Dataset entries
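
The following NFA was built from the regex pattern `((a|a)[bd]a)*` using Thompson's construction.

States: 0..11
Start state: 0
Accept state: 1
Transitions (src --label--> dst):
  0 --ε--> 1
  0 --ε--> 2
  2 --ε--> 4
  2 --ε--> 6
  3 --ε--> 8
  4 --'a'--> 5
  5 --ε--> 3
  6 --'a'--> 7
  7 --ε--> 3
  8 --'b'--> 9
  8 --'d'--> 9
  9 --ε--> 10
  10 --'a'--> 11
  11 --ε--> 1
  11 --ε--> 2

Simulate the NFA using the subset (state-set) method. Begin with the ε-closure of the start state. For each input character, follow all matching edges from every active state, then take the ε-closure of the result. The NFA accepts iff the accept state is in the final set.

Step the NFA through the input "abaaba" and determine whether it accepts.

Answer: ACCEPT

Trace:
S₀ = ε-closure({0}) = {0,1,2,4,6}
'a' @ 1: {3,5,7,8}
'b' @ 2: {9,10}
'a' @ 3: {1,2,4,6,11}  ✓accept
'a' @ 4: {3,5,7,8}
'b' @ 5: {9,10}
'a' @ 6: {1,2,4,6,11}  ✓accept
final: {1,2,4,6,11}; accept 1 in set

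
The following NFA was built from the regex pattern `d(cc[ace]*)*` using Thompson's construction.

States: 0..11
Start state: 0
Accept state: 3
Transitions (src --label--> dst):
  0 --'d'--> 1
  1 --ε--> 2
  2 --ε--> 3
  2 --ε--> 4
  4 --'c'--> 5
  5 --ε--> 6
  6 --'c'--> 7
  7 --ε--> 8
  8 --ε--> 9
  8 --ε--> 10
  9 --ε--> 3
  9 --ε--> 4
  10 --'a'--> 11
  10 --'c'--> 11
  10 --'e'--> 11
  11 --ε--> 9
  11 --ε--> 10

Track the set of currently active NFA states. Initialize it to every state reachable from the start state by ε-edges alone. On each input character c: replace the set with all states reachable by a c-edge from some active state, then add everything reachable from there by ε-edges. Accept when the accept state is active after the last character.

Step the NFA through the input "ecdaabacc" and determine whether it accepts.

Answer: REJECT

Derivation:
S₀ = ε-closure({0}) = {0}
'e' @ 1: {}  — state set empty
rest 'cdaabacc' ignored (set empty)
after full input: {}  (accept=3 not in)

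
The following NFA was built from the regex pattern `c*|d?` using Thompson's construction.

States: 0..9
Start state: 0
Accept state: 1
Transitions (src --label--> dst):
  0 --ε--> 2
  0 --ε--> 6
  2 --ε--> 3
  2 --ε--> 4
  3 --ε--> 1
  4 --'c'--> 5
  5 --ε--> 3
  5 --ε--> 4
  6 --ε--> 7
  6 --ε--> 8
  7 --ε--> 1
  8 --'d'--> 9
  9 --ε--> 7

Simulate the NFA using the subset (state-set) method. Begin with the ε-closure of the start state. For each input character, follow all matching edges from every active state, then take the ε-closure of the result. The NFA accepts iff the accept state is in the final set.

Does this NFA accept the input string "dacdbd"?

Answer: REJECT

Steps:
S₀ = ε-closure({0}) = {0,1,2,3,4,6,7,8}
'd' @ 1: {1,7,9}  [accepting]
'a' @ 2: {}  — dead — no transitions
rest 'cdbd' ignored (set empty)
after full input: {}  (accept=1 not in)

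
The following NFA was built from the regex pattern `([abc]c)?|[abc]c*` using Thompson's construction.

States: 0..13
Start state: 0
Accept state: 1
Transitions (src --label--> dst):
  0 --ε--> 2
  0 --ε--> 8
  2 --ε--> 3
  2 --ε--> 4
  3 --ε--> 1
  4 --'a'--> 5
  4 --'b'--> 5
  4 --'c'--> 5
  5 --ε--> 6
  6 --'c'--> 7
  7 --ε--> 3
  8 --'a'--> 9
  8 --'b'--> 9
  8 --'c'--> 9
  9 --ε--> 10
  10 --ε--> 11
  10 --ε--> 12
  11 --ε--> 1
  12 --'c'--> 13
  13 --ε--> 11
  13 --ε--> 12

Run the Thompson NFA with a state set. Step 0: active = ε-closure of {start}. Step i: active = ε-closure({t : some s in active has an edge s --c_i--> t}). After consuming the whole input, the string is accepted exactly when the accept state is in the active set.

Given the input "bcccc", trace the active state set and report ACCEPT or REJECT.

S₀ = ε-closure({0}) = {0,1,2,3,4,8}
'b' @ 1: {1,5,6,9,10,11,12}  ✓accept
'c' @ 2: {1,3,7,11,12,13}  ✓accept
'c' @ 3: {1,11,12,13}  ✓accept
'c' @ 4: {1,11,12,13}  ✓accept
'c' @ 5: {1,11,12,13}  ✓accept
end set {1,11,12,13} — state 1 in

Answer: ACCEPT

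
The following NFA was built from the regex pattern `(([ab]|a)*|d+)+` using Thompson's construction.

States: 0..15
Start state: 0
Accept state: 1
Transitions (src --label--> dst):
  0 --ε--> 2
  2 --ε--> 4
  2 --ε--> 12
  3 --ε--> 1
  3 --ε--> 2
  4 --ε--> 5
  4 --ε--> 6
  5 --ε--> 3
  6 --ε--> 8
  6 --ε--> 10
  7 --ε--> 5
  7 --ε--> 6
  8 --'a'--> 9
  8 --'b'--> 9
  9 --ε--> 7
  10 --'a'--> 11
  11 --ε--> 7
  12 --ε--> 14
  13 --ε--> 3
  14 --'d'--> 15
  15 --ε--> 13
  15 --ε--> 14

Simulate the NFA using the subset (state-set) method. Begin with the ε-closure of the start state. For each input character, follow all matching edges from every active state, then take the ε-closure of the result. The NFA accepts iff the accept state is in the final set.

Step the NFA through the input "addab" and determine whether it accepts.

S₀ = ε-closure({0}) = {0,1,2,3,4,5,6,8,10,12,14}
'a' @ 1: {1,2,3,4,5,6,7,8,9,10,11,12,14}  ✓accept
'd' @ 2: {1,2,3,4,5,6,8,10,12,13,14,15}  ✓accept
'd' @ 3: {1,2,3,4,5,6,8,10,12,13,14,15}  ✓accept
'a' @ 4: {1,2,3,4,5,6,7,8,9,10,11,12,14}  ✓accept
'b' @ 5: {1,2,3,4,5,6,7,8,9,10,12,14}  ✓accept
after full input: {1,2,3,4,5,6,7,8,9,10,12,14}  (accept=1 in)

Answer: ACCEPT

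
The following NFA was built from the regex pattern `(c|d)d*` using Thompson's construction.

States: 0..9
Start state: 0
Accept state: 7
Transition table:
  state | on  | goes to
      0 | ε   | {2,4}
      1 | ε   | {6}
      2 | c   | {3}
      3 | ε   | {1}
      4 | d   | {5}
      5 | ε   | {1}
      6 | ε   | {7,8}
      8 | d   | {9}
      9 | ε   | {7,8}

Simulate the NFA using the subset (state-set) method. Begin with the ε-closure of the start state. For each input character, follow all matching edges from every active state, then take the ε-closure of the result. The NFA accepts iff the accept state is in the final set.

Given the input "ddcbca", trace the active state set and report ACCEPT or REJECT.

Answer: REJECT

Steps:
S₀ = ε-closure({0}) = {0,2,4}
'd' @ 1: {1,5,6,7,8}  ✓accept
'd' @ 2: {7,8,9}  ✓accept
'c' @ 3: {}  — no active states
rest 'bca' ignored (set empty)
final: {}; accept 7 not in set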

**Prompt:** All that belongs in the answer is the run of lines above from the line containing "13 --ε--> 12" through the line containing "Run the Thompson", exactly as written.

**Final answer:**
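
  13 --ε--> 12

Run the Thompson NFA with a state set. Step 0: active = ε-closure of {start}. Step i: active = ε-closure({t : some s in active has an edge s --c_i--> t}). After consuming the whole input, the string is accepted exactly when the accept state is in the active set.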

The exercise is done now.